Below are some records; return each one exactly as written.

Record excerpts: Begin

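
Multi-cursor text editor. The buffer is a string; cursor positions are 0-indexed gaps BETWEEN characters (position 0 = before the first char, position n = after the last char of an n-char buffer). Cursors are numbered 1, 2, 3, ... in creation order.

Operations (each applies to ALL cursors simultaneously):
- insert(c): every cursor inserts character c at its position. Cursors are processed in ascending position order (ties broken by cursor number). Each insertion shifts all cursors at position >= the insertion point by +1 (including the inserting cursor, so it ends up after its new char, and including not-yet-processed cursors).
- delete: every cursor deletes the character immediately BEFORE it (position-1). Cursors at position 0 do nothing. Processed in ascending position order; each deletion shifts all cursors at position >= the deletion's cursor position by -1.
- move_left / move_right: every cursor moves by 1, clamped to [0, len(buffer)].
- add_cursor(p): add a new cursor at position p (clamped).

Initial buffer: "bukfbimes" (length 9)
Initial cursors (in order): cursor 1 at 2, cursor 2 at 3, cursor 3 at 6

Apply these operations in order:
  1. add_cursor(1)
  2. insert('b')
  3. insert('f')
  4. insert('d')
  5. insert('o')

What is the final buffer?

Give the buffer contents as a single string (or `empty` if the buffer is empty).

After op 1 (add_cursor(1)): buffer="bukfbimes" (len 9), cursors c4@1 c1@2 c2@3 c3@6, authorship .........
After op 2 (insert('b')): buffer="bbubkbfbibmes" (len 13), cursors c4@2 c1@4 c2@6 c3@10, authorship .4.1.2...3...
After op 3 (insert('f')): buffer="bbfubfkbffbibfmes" (len 17), cursors c4@3 c1@6 c2@9 c3@14, authorship .44.11.22...33...
After op 4 (insert('d')): buffer="bbfdubfdkbfdfbibfdmes" (len 21), cursors c4@4 c1@8 c2@12 c3@18, authorship .444.111.222...333...
After op 5 (insert('o')): buffer="bbfdoubfdokbfdofbibfdomes" (len 25), cursors c4@5 c1@10 c2@15 c3@22, authorship .4444.1111.2222...3333...

Answer: bbfdoubfdokbfdofbibfdomes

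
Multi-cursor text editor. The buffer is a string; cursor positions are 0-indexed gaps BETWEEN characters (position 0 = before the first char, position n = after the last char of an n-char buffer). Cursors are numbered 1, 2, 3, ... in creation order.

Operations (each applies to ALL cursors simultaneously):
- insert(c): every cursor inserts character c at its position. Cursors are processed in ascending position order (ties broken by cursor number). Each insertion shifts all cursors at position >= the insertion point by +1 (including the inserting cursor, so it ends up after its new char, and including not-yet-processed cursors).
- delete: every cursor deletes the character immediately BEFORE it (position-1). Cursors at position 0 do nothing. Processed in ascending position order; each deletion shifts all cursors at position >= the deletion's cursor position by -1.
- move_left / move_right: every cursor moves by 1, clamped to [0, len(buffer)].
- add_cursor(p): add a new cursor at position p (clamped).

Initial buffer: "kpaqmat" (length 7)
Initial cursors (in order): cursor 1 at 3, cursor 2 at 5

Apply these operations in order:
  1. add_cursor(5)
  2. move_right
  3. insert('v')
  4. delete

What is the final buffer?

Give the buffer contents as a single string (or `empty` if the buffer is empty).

After op 1 (add_cursor(5)): buffer="kpaqmat" (len 7), cursors c1@3 c2@5 c3@5, authorship .......
After op 2 (move_right): buffer="kpaqmat" (len 7), cursors c1@4 c2@6 c3@6, authorship .......
After op 3 (insert('v')): buffer="kpaqvmavvt" (len 10), cursors c1@5 c2@9 c3@9, authorship ....1..23.
After op 4 (delete): buffer="kpaqmat" (len 7), cursors c1@4 c2@6 c3@6, authorship .......

Answer: kpaqmat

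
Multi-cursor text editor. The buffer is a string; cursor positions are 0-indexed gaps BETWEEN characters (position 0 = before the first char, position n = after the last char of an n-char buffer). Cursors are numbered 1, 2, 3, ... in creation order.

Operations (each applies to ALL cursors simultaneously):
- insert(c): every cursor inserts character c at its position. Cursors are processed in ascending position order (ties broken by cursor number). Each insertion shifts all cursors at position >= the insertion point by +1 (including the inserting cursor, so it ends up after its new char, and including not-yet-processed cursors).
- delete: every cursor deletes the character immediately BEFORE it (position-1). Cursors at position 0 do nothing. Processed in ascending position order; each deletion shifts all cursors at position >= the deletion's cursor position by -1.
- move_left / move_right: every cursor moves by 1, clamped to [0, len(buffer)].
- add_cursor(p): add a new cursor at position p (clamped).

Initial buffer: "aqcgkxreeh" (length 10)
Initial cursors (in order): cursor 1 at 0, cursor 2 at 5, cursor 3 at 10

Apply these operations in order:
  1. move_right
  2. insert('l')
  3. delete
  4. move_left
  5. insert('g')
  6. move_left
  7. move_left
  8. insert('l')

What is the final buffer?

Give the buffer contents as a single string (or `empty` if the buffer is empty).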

Record excerpts: End

Answer box:
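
Multi-cursor text editor. The buffer is a string; cursor positions are 0-indexed gaps BETWEEN characters (position 0 = before the first char, position n = after the last char of an n-char buffer). Cursors are numbered 1, 2, 3, ... in creation order.

Operations (each applies to ALL cursors simultaneously):
- insert(c): every cursor inserts character c at its position. Cursors are processed in ascending position order (ties broken by cursor number). Each insertion shifts all cursors at position >= the insertion point by +1 (including the inserting cursor, so it ends up after its new char, and including not-yet-processed cursors).
- delete: every cursor deletes the character immediately BEFORE it (position-1). Cursors at position 0 do nothing. Processed in ascending position order; each deletion shifts all cursors at position >= the deletion's cursor position by -1.
- move_left / move_right: every cursor moves by 1, clamped to [0, len(buffer)].
- add_cursor(p): add a new cursor at position p (clamped).

Initial buffer: "bukfbimes" (length 9)
Initial cursors (in order): cursor 1 at 2, cursor 2 at 3, cursor 3 at 6

Apply these operations in order:
  1. add_cursor(1)
  2. insert('b')
  3. insert('f')
  4. insert('d')
  5. insert('o')

What is the final buffer?

Give the buffer contents as a single string (or `empty` if the buffer is empty).

After op 1 (add_cursor(1)): buffer="bukfbimes" (len 9), cursors c4@1 c1@2 c2@3 c3@6, authorship .........
After op 2 (insert('b')): buffer="bbubkbfbibmes" (len 13), cursors c4@2 c1@4 c2@6 c3@10, authorship .4.1.2...3...
After op 3 (insert('f')): buffer="bbfubfkbffbibfmes" (len 17), cursors c4@3 c1@6 c2@9 c3@14, authorship .44.11.22...33...
After op 4 (insert('d')): buffer="bbfdubfdkbfdfbibfdmes" (len 21), cursors c4@4 c1@8 c2@12 c3@18, authorship .444.111.222...333...
After op 5 (insert('o')): buffer="bbfdoubfdokbfdofbibfdomes" (len 25), cursors c4@5 c1@10 c2@15 c3@22, authorship .4444.1111.2222...3333...

Answer: bbfdoubfdokbfdofbibfdomes

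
Multi-cursor text editor. The buffer is a string; cursor positions are 0-indexed gaps BETWEEN characters (position 0 = before the first char, position n = after the last char of an n-char buffer). Cursors are numbered 1, 2, 3, ... in creation order.

Operations (each applies to ALL cursors simultaneously):
- insert(c): every cursor inserts character c at its position. Cursors are processed in ascending position order (ties broken by cursor number). Each insertion shifts all cursors at position >= the insertion point by +1 (including the inserting cursor, so it ends up after its new char, and including not-yet-processed cursors).
- delete: every cursor deletes the character immediately BEFORE it (position-1). Cursors at position 0 do nothing. Processed in ascending position order; each deletion shifts all cursors at position >= the deletion's cursor position by -1.
- move_left / move_right: every cursor moves by 1, clamped to [0, len(buffer)].
- add_cursor(p): add a new cursor at position p (clamped).

Initial buffer: "kpaqmat" (length 7)
Initial cursors (in order): cursor 1 at 3, cursor 2 at 5

Apply these operations in order:
  1. add_cursor(5)
  2. move_right
  3. insert('v')
  4. delete

What is the final buffer?

Give the buffer contents as a single string (or `empty` if the buffer is empty).

After op 1 (add_cursor(5)): buffer="kpaqmat" (len 7), cursors c1@3 c2@5 c3@5, authorship .......
After op 2 (move_right): buffer="kpaqmat" (len 7), cursors c1@4 c2@6 c3@6, authorship .......
After op 3 (insert('v')): buffer="kpaqvmavvt" (len 10), cursors c1@5 c2@9 c3@9, authorship ....1..23.
After op 4 (delete): buffer="kpaqmat" (len 7), cursors c1@4 c2@6 c3@6, authorship .......

Answer: kpaqmat

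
Multi-cursor text editor. The buffer is a string; cursor positions are 0-indexed gaps BETWEEN characters (position 0 = before the first char, position n = after the last char of an n-char buffer). Cursors are numbered 1, 2, 3, ... in creation order.

Operations (each applies to ALL cursors simultaneously):
- insert(c): every cursor inserts character c at its position. Cursors are processed in ascending position order (ties broken by cursor number). Each insertion shifts all cursors at position >= the insertion point by +1 (including the inserting cursor, so it ends up after its new char, and including not-yet-processed cursors).
- delete: every cursor deletes the character immediately BEFORE it (position-1). Cursors at position 0 do nothing. Processed in ascending position order; each deletion shifts all cursors at position >= the deletion's cursor position by -1.
- move_left / move_right: every cursor moves by 1, clamped to [0, len(buffer)].
- add_cursor(p): add a new cursor at position p (clamped).

Initial buffer: "aqcgkxreeh" (length 10)
Initial cursors (in order): cursor 1 at 0, cursor 2 at 5, cursor 3 at 10

Apply these operations in order:
  1. move_right
  2. insert('l')
  3. delete
  4. move_left
  5. insert('g')
  6. move_left
  7. move_left
  8. insert('l')

What is the final buffer?

Give the buffer contents as a single string (or `empty` if the buffer is empty).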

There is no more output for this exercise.